-- Opening Marker --
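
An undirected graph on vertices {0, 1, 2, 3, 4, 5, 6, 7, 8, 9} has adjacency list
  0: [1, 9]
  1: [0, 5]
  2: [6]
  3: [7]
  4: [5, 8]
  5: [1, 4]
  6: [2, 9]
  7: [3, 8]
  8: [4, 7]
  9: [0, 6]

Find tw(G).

1

A width-1 tree decomposition is:
Bags: B1 = {3, 7}  B2 = {7, 8}  B3 = {4, 8}  B4 = {4, 5}  B5 = {1, 5}  B6 = {0, 1}  B7 = {0, 9}  B8 = {6, 9}  B9 = {2, 6}
Tree: B1–B2, B2–B3, B3–B4, B4–B5, B5–B6, B6–B7, B7–B8, B8–B9
The largest bag has 2 vertices, giving width 1; this decomposition certifies tw(G) ≤ 1. Since G has at least one edge (e.g. 3–7), it is not an edgeless graph, so tw(G) ≥ 1. Combining the bounds, tw(G) = 1.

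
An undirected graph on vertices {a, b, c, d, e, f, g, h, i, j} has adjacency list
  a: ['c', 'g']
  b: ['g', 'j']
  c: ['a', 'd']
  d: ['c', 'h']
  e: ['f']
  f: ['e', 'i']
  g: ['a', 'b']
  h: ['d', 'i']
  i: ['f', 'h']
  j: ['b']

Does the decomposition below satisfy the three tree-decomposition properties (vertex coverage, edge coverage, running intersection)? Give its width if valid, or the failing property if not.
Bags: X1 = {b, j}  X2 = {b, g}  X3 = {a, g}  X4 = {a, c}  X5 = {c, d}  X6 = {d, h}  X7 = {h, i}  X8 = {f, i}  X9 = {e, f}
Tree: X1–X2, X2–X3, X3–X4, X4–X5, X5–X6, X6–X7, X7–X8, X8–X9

Checking the three conditions: (i) the bags cover all of {a, b, c, d, e, f, g, h, i, j}; (ii) for each edge, some bag contains both endpoints; (iii) the bags containing any fixed vertex form a subtree. All hold, so the decomposition is valid with width 2 − 1 = 1.

Yes; width 1.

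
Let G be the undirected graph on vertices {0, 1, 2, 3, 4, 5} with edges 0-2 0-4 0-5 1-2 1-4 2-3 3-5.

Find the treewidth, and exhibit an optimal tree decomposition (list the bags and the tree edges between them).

Treewidth 2.
Bags: B1 = {2, 3, 5}  B2 = {0, 2, 5}  B3 = {0, 1, 2}  B4 = {0, 1, 4}
Tree: B1–B2, B2–B3, B3–B4

Each bag holds 3 vertices, so the decomposition has width 2, which upper-bounds the treewidth. For the lower bound, G contains the cycle 3–5–0–2–3, so G is not a forest; only forests have treewidth ≤ 1, hence tw(G) ≥ 2. Combining the bounds, tw(G) = 2.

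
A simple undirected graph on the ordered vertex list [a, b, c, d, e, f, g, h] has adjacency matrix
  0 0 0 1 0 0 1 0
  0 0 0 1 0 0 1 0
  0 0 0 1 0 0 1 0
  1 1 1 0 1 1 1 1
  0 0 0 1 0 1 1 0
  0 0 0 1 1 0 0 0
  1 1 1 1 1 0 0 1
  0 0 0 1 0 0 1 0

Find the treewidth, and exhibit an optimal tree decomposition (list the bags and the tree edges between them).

The largest bag has 3 vertices, giving width 2; this decomposition certifies tw(G) ≤ 2. For the lower bound, the 3 vertices {d, g, h} are pairwise adjacent, and any tree decomposition puts a clique entirely inside one bag — forcing width ≥ 2. Combining the bounds, tw(G) = 2.

Treewidth 2.
One optimal decomposition is:
Bags: B1 = {a, d, g}  B2 = {c, d, g}  B3 = {d, e, g}  B4 = {b, d, g}  B5 = {d, e, f}  B6 = {d, g, h}
Tree: B1–B2, B2–B3, B1–B4, B3–B5, B2–B6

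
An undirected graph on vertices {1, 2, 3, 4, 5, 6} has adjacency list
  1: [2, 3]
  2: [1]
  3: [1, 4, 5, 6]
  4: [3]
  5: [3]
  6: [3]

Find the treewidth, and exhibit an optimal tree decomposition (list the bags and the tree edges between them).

Each bag holds 2 vertices, so the decomposition has width 1, which upper-bounds the treewidth. Any graph with an edge has treewidth ≥ 1, and G has the edge 3–4. Combining the bounds, tw(G) = 1.

Treewidth 1.
One optimal decomposition is:
Bags: B1 = {3, 4}  B2 = {1, 3}  B3 = {3, 5}  B4 = {3, 6}  B5 = {1, 2}
Tree: B1–B2, B2–B3, B2–B4, B2–B5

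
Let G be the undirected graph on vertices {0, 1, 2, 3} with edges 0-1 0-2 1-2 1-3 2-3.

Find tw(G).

2

A width-2 tree decomposition is:
Bags: B1 = {0, 1, 2}  B2 = {1, 2, 3}
Tree: B1–B2
The largest bag has 3 vertices, giving width 2; this decomposition certifies tw(G) ≤ 2. On the other hand G contains the 3-clique {0, 1, 2}. A clique must lie in a single bag of any decomposition, so no decomposition can have width below 2. Therefore the treewidth is 2.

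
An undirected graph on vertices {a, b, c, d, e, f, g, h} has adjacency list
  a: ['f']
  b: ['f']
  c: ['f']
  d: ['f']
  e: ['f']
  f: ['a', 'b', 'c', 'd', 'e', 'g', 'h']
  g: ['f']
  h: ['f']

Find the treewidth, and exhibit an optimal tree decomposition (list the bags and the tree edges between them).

Treewidth 1.
Bags: B1 = {d, f}  B2 = {c, f}  B3 = {b, f}  B4 = {e, f}  B5 = {f, g}  B6 = {f, h}  B7 = {a, f}
Tree: B1–B2, B2–B3, B1–B4, B4–B5, B1–B6, B3–B7

Each bag holds 2 vertices, so the decomposition has width 1, which upper-bounds the treewidth. Since G has at least one edge (e.g. f–d), it is not an edgeless graph, so tw(G) ≥ 1. Therefore the treewidth is 1.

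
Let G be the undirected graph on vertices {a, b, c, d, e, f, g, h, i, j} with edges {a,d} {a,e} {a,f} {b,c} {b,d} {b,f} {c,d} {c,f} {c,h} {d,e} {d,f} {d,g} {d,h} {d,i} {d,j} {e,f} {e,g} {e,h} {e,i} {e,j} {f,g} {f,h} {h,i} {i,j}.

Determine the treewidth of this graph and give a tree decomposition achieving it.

Every bag has size at most 4, so the width is 4 − 1 = 3 and tw(G) ≤ 3. Conversely, {d, e, i, j} is a clique of size 4, and the vertices of any clique must share a bag in every tree decomposition; so some bag has ≥ 4 vertices and tw(G) ≥ 3. Therefore the treewidth is 3.

Treewidth 3.
One optimal decomposition is:
Bags: B1 = {c, d, f, h}  B2 = {d, e, f, h}  B3 = {a, d, e, f}  B4 = {d, e, h, i}  B5 = {d, e, f, g}  B6 = {b, c, d, f}  B7 = {d, e, i, j}
Tree: B1–B2, B2–B3, B2–B4, B3–B5, B1–B6, B4–B7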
-- Closing Marker --
Problem requirements
Output the data in full, exactly as it stands.

Finished exercise
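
An undirected graph on vertices {0, 1, 2, 3, 4, 5, 6, 7, 8, 9} has adjacency list
  0: [1, 9]
  1: [0, 5]
  2: [6]
  3: [7]
  4: [5, 8]
  5: [1, 4]
  6: [2, 9]
  7: [3, 8]
  8: [4, 7]
  9: [0, 6]

Find tw(G).

1

A width-1 tree decomposition is:
Bags: B1 = {3, 7}  B2 = {7, 8}  B3 = {4, 8}  B4 = {4, 5}  B5 = {1, 5}  B6 = {0, 1}  B7 = {0, 9}  B8 = {6, 9}  B9 = {2, 6}
Tree: B1–B2, B2–B3, B3–B4, B4–B5, B5–B6, B6–B7, B7–B8, B8–B9
The largest bag has 2 vertices, giving width 1; this decomposition certifies tw(G) ≤ 1. Since G has at least one edge (e.g. 3–7), it is not an edgeless graph, so tw(G) ≥ 1. Combining the bounds, tw(G) = 1.

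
An undirected graph on vertices {a, b, c, d, e, f, g, h, i, j} has adjacency list
  a: ['c', 'g']
  b: ['g', 'j']
  c: ['a', 'd']
  d: ['c', 'h']
  e: ['f']
  f: ['e', 'i']
  g: ['a', 'b']
  h: ['d', 'i']
  i: ['f', 'h']
  j: ['b']

Does the decomposition below satisfy the three tree-decomposition properties (vertex coverage, edge coverage, running intersection)? Give its width if valid, or the failing property if not.
Bags: X1 = {b, j}  X2 = {b, g}  X3 = {a, g}  X4 = {a, c}  X5 = {c, d}  X6 = {d, h}  X7 = {h, i}  X8 = {f, i}  X9 = {e, f}
Tree: X1–X2, X2–X3, X3–X4, X4–X5, X5–X6, X6–X7, X7–X8, X8–X9

Checking the three conditions: (i) the bags cover all of {a, b, c, d, e, f, g, h, i, j}; (ii) for each edge, some bag contains both endpoints; (iii) the bags containing any fixed vertex form a subtree. All hold, so the decomposition is valid with width 2 − 1 = 1.

Yes; width 1.

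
Let G be the undirected graph on vertices {0, 1, 2, 3, 4, 5} with edges 0-2 0-4 0-5 1-2 1-4 2-3 3-5.

Find the treewidth, and exhibit an optimal tree decomposition (list the bags and the tree edges between them).

Treewidth 2.
Bags: B1 = {2, 3, 5}  B2 = {0, 2, 5}  B3 = {0, 1, 2}  B4 = {0, 1, 4}
Tree: B1–B2, B2–B3, B3–B4

Each bag holds 3 vertices, so the decomposition has width 2, which upper-bounds the treewidth. For the lower bound, G contains the cycle 3–5–0–2–3, so G is not a forest; only forests have treewidth ≤ 1, hence tw(G) ≥ 2. Combining the bounds, tw(G) = 2.

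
A simple undirected graph on the ordered vertex list [a, b, c, d, e, f, g, h] has adjacency matrix
  0 0 0 1 0 0 1 0
  0 0 0 1 0 0 1 0
  0 0 0 1 0 0 1 0
  1 1 1 0 1 1 1 1
  0 0 0 1 0 1 1 0
  0 0 0 1 1 0 0 0
  1 1 1 1 1 0 0 1
  0 0 0 1 0 0 1 0

Find the treewidth, and exhibit an optimal tree decomposition (list the bags and the tree edges between them).

The largest bag has 3 vertices, giving width 2; this decomposition certifies tw(G) ≤ 2. For the lower bound, the 3 vertices {d, g, h} are pairwise adjacent, and any tree decomposition puts a clique entirely inside one bag — forcing width ≥ 2. Combining the bounds, tw(G) = 2.

Treewidth 2.
One optimal decomposition is:
Bags: B1 = {a, d, g}  B2 = {c, d, g}  B3 = {d, e, g}  B4 = {b, d, g}  B5 = {d, e, f}  B6 = {d, g, h}
Tree: B1–B2, B2–B3, B1–B4, B3–B5, B2–B6

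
An undirected graph on vertices {1, 2, 3, 4, 5, 6} has adjacency list
  1: [2, 3]
  2: [1]
  3: [1, 4, 5, 6]
  4: [3]
  5: [3]
  6: [3]

Find the treewidth, and exhibit an optimal tree decomposition (list the bags and the tree edges between them).

Each bag holds 2 vertices, so the decomposition has width 1, which upper-bounds the treewidth. Any graph with an edge has treewidth ≥ 1, and G has the edge 3–4. Combining the bounds, tw(G) = 1.

Treewidth 1.
One optimal decomposition is:
Bags: B1 = {3, 4}  B2 = {1, 3}  B3 = {3, 5}  B4 = {3, 6}  B5 = {1, 2}
Tree: B1–B2, B2–B3, B2–B4, B2–B5

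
Let G be the undirected graph on vertices {0, 1, 2, 3} with edges 0-1 0-2 1-2 1-3 2-3.

Find tw(G).

2

A width-2 tree decomposition is:
Bags: B1 = {0, 1, 2}  B2 = {1, 2, 3}
Tree: B1–B2
The largest bag has 3 vertices, giving width 2; this decomposition certifies tw(G) ≤ 2. On the other hand G contains the 3-clique {0, 1, 2}. A clique must lie in a single bag of any decomposition, so no decomposition can have width below 2. Therefore the treewidth is 2.

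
An undirected graph on vertices {a, b, c, d, e, f, g, h} has adjacency list
  a: ['f']
  b: ['f']
  c: ['f']
  d: ['f']
  e: ['f']
  f: ['a', 'b', 'c', 'd', 'e', 'g', 'h']
  g: ['f']
  h: ['f']

Find the treewidth, and exhibit an optimal tree decomposition (list the bags and the tree edges between them).

Treewidth 1.
Bags: B1 = {d, f}  B2 = {c, f}  B3 = {b, f}  B4 = {e, f}  B5 = {f, g}  B6 = {f, h}  B7 = {a, f}
Tree: B1–B2, B2–B3, B1–B4, B4–B5, B1–B6, B3–B7

Each bag holds 2 vertices, so the decomposition has width 1, which upper-bounds the treewidth. Since G has at least one edge (e.g. f–d), it is not an edgeless graph, so tw(G) ≥ 1. Therefore the treewidth is 1.

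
Let G be the undirected graph on vertices {a, b, c, d, e, f, g, h, i, j} with edges {a,d} {a,e} {a,f} {b,c} {b,d} {b,f} {c,d} {c,f} {c,h} {d,e} {d,f} {d,g} {d,h} {d,i} {d,j} {e,f} {e,g} {e,h} {e,i} {e,j} {f,g} {f,h} {h,i} {i,j}.

Determine the treewidth of this graph and give a tree decomposition achieving it.

Every bag has size at most 4, so the width is 4 − 1 = 3 and tw(G) ≤ 3. Conversely, {d, e, i, j} is a clique of size 4, and the vertices of any clique must share a bag in every tree decomposition; so some bag has ≥ 4 vertices and tw(G) ≥ 3. Therefore the treewidth is 3.

Treewidth 3.
One optimal decomposition is:
Bags: B1 = {c, d, f, h}  B2 = {d, e, f, h}  B3 = {a, d, e, f}  B4 = {d, e, h, i}  B5 = {d, e, f, g}  B6 = {b, c, d, f}  B7 = {d, e, i, j}
Tree: B1–B2, B2–B3, B2–B4, B3–B5, B1–B6, B4–B7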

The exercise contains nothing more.